>>>
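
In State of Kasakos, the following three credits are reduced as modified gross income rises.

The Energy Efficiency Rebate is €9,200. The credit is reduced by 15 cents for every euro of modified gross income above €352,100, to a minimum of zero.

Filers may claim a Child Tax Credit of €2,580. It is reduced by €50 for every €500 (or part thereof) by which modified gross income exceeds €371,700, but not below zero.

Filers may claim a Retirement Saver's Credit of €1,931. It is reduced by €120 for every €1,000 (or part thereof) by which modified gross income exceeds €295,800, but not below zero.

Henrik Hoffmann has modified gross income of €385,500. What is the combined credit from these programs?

Energy Efficiency Rebate: 15% of the €33,400 excess over €352,100 is €5,010; credit = €9,200 − €5,010 = €4,190.
Child Tax Credit: income exceeds €371,700 by €13,800, which is 28 full-or-partial €500 increments; reduction = 28 × €50 = €1,400, leaving €1,180.
Retirement Saver's Credit: income exceeds €295,800 by €89,700 → 90 increments × €120 = €10,800 ≥ base, so the credit is €0.
Total: €4,190 + €1,180 + €0 = €5,370.

€5,370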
<<<
> **What the task asks**:
Give the entries again in full, exactly as they are written.

> **Answer box**:
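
In State of Kasakos, the following three credits are reduced as modified gross income rises.

The Energy Efficiency Rebate is €9,200. The credit is reduced by 15 cents for every euro of modified gross income above €352,100, to a minimum of zero.

Filers may claim a Child Tax Credit of €2,580. It is reduced by €50 for every €500 (or part thereof) by which modified gross income exceeds €371,700, but not below zero.

Filers may claim a Retirement Saver's Credit of €1,931. It is reduced by €120 for every €1,000 (or part thereof) by which modified gross income exceeds €295,800, but not below zero.

Henrik Hoffmann has modified gross income of €385,500. What is the combined credit from these programs?

Energy Efficiency Rebate: 15% of the €33,400 excess over €352,100 is €5,010; credit = €9,200 − €5,010 = €4,190.
Child Tax Credit: income exceeds €371,700 by €13,800, which is 28 full-or-partial €500 increments; reduction = 28 × €50 = €1,400, leaving €1,180.
Retirement Saver's Credit: income exceeds €295,800 by €89,700 → 90 increments × €120 = €10,800 ≥ base, so the credit is €0.
Total: €4,190 + €1,180 + €0 = €5,370.

€5,370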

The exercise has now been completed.